Work request
Print only the closing part of the entries. It starts at the line containing "Execution begins at L0 and halts when PC reaches L10" and includes the final line, exactly as written.

§

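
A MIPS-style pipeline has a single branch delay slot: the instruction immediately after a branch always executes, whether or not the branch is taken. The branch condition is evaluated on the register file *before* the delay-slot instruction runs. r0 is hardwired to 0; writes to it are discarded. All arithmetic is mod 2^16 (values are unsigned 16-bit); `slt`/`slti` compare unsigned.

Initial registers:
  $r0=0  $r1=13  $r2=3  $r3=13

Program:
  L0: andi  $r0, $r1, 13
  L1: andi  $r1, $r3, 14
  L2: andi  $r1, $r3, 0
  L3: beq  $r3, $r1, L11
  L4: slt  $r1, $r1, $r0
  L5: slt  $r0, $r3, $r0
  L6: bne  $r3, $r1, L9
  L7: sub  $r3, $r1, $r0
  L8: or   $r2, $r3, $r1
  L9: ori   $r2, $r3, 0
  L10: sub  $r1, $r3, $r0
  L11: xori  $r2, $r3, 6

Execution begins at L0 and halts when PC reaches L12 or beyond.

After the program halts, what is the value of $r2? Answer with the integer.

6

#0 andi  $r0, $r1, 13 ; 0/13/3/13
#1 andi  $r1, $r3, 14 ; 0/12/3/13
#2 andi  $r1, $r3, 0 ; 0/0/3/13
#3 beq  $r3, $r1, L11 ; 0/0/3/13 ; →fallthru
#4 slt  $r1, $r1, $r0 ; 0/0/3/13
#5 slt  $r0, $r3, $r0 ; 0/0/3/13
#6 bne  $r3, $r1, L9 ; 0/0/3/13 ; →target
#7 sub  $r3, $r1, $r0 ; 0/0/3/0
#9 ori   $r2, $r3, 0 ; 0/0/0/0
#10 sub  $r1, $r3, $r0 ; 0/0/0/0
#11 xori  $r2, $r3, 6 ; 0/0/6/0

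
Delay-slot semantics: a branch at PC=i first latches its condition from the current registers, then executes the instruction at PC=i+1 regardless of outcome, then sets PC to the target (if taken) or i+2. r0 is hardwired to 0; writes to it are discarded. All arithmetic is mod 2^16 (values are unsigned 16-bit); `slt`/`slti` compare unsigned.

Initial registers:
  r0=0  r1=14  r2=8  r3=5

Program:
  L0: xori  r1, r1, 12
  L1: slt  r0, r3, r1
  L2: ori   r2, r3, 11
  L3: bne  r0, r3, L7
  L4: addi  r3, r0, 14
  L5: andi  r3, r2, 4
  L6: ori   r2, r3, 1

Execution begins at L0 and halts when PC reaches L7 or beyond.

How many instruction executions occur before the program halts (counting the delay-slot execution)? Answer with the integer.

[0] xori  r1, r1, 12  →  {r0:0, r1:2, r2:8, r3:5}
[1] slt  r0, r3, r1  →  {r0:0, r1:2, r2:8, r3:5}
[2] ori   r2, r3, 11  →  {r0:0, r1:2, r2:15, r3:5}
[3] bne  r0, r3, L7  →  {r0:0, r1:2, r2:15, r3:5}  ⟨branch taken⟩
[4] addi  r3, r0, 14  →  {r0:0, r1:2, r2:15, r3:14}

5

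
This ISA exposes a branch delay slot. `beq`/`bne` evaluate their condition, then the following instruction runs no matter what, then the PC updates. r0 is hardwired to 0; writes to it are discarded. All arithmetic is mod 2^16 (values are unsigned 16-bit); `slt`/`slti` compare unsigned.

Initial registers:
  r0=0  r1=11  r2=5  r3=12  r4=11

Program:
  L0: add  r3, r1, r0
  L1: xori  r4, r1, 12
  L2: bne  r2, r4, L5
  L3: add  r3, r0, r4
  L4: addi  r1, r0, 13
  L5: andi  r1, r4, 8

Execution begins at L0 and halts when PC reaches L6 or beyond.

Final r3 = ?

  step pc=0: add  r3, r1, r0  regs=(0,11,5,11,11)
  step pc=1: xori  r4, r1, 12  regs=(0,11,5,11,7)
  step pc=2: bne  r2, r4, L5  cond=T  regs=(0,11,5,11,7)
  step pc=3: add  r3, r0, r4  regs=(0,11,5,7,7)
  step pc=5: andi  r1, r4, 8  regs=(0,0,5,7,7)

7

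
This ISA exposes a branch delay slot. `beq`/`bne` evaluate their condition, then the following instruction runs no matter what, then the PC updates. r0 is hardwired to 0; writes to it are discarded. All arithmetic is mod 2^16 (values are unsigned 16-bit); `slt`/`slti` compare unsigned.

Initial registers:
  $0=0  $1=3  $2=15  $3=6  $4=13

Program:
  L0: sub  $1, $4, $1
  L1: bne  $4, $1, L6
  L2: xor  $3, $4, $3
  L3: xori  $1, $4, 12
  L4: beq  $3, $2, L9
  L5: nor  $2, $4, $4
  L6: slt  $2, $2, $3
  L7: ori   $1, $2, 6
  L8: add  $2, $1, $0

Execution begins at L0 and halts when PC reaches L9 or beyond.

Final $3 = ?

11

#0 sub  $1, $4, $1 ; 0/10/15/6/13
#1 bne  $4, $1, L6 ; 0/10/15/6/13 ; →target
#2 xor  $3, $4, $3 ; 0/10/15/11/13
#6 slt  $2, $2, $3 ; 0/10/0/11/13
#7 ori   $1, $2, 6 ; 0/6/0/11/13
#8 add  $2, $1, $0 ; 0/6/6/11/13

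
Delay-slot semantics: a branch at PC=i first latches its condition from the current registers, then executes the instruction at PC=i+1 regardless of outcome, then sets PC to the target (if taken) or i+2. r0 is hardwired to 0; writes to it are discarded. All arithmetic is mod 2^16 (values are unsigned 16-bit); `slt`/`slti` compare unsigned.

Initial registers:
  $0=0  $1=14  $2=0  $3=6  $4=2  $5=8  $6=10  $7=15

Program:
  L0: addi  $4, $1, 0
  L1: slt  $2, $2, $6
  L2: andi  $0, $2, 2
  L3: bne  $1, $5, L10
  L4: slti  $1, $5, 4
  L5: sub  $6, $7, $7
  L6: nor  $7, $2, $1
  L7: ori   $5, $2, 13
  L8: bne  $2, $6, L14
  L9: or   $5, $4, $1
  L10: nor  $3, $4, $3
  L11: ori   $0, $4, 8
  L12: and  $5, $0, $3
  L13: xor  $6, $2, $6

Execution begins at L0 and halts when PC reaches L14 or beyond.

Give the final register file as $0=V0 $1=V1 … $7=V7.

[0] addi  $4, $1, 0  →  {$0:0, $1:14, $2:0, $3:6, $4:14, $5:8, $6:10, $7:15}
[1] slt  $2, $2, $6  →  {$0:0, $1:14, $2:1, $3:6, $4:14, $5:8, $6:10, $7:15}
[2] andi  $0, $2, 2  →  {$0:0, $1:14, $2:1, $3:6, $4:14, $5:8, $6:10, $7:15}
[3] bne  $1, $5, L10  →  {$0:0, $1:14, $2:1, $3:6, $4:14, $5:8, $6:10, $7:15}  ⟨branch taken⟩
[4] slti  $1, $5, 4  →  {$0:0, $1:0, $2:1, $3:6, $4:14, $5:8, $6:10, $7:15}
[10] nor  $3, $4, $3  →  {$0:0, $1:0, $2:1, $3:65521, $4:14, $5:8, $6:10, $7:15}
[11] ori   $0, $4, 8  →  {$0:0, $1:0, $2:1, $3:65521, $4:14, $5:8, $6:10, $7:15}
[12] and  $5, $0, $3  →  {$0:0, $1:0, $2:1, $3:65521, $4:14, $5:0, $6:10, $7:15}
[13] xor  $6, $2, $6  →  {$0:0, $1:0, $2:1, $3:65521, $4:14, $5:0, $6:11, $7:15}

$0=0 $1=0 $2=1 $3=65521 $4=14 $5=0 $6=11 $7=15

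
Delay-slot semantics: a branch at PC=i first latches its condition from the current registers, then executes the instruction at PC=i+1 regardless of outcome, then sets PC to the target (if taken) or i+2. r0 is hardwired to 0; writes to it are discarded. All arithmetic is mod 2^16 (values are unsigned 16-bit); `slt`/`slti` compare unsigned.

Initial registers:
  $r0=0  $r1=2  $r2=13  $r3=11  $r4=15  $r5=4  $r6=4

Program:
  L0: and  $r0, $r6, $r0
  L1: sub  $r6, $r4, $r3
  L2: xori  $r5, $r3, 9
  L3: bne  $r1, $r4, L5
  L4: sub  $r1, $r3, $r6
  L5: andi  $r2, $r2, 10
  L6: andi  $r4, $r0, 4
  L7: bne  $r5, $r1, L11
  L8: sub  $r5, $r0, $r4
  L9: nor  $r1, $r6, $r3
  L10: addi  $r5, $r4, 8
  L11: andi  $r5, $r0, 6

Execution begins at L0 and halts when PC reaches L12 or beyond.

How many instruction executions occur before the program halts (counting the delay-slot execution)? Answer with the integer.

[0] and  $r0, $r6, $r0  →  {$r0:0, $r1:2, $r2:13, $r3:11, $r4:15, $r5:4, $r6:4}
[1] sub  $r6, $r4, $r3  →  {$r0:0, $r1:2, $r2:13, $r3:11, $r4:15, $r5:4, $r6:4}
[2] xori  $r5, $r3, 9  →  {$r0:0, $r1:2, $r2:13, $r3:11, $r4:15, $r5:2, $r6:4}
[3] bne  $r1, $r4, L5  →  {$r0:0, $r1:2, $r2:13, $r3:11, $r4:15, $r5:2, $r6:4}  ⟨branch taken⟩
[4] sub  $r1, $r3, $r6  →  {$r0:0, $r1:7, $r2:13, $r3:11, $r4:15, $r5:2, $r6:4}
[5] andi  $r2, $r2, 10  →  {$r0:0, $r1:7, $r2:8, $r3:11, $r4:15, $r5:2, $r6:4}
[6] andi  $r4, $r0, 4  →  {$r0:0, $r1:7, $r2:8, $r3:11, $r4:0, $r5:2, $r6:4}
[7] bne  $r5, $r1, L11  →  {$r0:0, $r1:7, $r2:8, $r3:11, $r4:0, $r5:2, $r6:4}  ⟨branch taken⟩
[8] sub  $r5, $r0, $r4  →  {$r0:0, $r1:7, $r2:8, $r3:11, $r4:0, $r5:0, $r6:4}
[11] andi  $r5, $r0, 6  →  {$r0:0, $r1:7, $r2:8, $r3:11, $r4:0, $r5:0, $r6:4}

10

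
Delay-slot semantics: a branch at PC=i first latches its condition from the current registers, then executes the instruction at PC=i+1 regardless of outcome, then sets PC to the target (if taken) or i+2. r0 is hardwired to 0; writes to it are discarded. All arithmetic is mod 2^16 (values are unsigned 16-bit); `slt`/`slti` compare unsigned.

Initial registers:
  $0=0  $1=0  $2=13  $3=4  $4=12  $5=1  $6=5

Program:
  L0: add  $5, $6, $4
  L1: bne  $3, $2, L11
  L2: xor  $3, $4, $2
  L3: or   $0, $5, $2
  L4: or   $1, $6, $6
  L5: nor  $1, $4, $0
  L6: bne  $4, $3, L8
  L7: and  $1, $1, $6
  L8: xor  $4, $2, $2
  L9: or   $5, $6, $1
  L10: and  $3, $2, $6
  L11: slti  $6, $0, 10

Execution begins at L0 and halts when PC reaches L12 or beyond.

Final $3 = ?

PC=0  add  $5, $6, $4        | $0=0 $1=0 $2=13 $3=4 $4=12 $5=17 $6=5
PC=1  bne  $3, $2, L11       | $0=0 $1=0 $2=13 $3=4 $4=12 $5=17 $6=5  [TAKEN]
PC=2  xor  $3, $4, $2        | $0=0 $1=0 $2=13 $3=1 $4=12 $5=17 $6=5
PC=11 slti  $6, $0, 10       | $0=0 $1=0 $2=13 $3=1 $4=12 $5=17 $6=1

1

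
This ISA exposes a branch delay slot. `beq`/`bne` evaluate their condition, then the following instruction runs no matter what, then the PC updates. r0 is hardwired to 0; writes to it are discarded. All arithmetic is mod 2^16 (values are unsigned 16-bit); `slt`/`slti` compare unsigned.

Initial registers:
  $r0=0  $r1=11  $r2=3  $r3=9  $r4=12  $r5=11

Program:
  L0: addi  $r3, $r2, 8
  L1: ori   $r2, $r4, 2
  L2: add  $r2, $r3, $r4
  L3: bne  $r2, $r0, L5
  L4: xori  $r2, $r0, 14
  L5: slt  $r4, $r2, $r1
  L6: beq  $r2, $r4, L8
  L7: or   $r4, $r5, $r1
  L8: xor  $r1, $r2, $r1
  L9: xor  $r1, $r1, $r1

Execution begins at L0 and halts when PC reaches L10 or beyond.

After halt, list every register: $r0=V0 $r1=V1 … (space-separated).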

§

Finished exercise
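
Execution begins at L0 and halts when PC reaches L10 or beyond.

After halt, list every register: $r0=V0 $r1=V1 … (space-separated).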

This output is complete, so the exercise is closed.